## Task details:
Every line below that holds the word "Build" counts once; please tally them and give only the total.

(Provided information begins)

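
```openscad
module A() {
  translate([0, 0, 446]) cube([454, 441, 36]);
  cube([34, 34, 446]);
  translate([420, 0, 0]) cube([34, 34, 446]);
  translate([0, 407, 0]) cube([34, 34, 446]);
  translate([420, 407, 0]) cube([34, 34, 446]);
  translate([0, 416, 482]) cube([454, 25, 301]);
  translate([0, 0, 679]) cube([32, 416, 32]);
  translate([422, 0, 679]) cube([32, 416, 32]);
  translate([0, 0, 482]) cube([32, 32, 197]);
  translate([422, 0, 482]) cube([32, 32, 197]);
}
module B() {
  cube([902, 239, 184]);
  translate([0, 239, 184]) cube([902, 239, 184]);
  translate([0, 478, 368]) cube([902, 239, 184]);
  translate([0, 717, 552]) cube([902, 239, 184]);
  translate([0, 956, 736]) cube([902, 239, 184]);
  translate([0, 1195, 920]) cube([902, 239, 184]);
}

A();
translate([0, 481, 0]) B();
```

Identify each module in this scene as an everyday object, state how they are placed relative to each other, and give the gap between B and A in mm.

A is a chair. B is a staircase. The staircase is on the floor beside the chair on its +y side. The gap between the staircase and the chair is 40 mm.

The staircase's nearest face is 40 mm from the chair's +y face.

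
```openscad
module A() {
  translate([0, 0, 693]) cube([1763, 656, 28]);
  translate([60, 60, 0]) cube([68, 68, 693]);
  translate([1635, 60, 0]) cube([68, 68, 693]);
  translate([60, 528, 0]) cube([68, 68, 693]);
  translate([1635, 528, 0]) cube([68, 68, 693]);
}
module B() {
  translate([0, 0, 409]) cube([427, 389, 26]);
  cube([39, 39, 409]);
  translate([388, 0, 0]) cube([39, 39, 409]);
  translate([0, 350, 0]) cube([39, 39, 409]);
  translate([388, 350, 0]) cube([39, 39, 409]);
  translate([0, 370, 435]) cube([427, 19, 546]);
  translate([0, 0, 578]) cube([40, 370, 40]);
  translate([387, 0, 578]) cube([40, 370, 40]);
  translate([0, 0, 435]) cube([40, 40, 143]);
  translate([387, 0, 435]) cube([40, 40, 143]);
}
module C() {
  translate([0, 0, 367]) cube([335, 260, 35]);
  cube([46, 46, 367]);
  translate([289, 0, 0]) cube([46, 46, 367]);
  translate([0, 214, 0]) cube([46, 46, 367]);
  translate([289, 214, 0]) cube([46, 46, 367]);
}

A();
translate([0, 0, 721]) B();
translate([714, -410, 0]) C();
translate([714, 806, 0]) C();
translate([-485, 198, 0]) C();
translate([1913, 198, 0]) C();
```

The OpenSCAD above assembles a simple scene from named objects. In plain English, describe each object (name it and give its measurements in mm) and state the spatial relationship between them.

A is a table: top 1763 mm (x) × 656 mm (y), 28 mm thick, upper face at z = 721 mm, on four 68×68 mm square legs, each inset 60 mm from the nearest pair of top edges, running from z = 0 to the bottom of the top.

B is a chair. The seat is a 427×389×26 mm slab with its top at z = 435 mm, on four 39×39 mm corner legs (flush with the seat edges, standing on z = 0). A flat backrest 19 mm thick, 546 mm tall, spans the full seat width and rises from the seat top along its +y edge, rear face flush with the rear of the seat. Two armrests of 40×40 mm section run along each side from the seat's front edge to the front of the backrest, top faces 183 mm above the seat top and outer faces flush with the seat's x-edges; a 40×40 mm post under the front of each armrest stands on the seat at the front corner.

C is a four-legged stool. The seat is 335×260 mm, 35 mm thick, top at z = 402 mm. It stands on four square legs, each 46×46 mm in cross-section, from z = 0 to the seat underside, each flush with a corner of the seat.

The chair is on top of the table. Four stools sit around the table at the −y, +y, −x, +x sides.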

(Provided information ends)
(Provided information begins)

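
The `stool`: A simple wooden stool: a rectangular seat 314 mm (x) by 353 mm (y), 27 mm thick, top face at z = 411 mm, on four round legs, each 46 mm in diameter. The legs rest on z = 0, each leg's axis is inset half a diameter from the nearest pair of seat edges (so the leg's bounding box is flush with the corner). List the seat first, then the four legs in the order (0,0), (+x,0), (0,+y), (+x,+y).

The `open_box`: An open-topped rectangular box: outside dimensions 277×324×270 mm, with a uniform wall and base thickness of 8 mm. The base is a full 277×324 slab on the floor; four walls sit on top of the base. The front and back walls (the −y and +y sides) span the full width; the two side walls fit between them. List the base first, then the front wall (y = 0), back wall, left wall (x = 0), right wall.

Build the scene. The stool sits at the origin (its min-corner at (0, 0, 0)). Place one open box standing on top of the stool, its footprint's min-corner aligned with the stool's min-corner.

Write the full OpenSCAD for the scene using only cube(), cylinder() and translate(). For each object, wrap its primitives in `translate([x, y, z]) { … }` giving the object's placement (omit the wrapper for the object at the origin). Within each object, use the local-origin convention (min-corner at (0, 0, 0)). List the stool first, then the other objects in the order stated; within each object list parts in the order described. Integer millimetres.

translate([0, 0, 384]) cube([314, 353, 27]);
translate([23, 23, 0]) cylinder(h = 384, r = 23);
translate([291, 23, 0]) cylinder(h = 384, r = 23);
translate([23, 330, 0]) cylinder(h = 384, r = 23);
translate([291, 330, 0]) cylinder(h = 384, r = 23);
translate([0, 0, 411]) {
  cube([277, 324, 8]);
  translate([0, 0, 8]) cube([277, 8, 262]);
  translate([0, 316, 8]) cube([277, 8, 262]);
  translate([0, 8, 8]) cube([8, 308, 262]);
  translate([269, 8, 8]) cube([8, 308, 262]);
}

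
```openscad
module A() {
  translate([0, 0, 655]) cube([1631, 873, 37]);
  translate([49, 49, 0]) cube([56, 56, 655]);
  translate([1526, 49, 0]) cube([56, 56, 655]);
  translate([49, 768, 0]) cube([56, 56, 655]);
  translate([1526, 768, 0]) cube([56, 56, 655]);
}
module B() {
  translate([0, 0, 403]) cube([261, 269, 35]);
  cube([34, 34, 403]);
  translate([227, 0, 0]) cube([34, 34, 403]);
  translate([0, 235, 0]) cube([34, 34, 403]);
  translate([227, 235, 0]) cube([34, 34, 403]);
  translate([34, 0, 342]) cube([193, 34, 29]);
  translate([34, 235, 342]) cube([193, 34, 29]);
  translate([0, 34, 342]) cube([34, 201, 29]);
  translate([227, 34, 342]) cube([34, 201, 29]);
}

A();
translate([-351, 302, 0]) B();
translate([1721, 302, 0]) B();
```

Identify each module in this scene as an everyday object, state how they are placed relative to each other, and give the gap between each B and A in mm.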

(Provided information ends)
(Provided information begins)

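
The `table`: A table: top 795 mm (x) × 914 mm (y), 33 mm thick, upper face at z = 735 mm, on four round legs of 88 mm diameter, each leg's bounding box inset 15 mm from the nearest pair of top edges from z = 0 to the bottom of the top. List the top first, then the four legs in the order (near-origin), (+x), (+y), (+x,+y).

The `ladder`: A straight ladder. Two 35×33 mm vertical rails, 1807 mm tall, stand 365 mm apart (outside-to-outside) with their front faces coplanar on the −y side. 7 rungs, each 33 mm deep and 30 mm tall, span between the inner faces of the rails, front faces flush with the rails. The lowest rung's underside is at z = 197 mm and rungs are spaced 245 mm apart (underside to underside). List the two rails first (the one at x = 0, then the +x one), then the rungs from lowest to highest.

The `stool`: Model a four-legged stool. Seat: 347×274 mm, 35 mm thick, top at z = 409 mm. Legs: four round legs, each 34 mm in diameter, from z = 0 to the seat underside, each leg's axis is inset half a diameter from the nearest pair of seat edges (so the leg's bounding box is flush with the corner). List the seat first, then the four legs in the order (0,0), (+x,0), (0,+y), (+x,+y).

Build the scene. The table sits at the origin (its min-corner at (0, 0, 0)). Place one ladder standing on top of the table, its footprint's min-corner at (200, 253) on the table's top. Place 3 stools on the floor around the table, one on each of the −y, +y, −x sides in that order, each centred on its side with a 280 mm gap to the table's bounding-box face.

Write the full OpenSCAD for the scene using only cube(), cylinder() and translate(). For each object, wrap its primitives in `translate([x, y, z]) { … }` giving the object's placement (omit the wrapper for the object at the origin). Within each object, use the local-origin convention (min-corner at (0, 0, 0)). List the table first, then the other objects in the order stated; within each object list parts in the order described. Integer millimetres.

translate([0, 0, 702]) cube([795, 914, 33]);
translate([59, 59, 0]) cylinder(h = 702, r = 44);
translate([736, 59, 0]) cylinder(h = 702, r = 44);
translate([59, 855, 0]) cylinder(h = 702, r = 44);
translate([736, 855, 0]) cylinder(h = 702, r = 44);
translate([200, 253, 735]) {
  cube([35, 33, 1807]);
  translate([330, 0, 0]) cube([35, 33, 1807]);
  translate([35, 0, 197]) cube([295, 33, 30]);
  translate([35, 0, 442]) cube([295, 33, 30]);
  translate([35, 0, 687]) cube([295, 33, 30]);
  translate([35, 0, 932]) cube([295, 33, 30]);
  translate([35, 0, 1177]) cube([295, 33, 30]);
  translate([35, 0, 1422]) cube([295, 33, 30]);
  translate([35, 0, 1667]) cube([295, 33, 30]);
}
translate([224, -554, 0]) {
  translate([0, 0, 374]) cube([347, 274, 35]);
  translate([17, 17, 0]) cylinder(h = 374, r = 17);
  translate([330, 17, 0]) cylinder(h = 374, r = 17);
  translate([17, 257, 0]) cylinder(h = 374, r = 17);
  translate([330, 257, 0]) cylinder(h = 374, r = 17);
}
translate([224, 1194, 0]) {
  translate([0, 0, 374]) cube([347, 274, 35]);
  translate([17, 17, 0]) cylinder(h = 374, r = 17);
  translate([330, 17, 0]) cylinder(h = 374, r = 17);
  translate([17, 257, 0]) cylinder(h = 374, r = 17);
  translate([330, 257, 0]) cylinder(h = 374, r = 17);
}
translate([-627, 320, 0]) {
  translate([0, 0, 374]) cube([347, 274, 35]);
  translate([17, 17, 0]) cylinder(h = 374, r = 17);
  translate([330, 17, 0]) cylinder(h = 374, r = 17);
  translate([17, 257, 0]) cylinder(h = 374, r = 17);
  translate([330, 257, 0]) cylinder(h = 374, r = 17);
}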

(Provided information ends)

## Response area:
2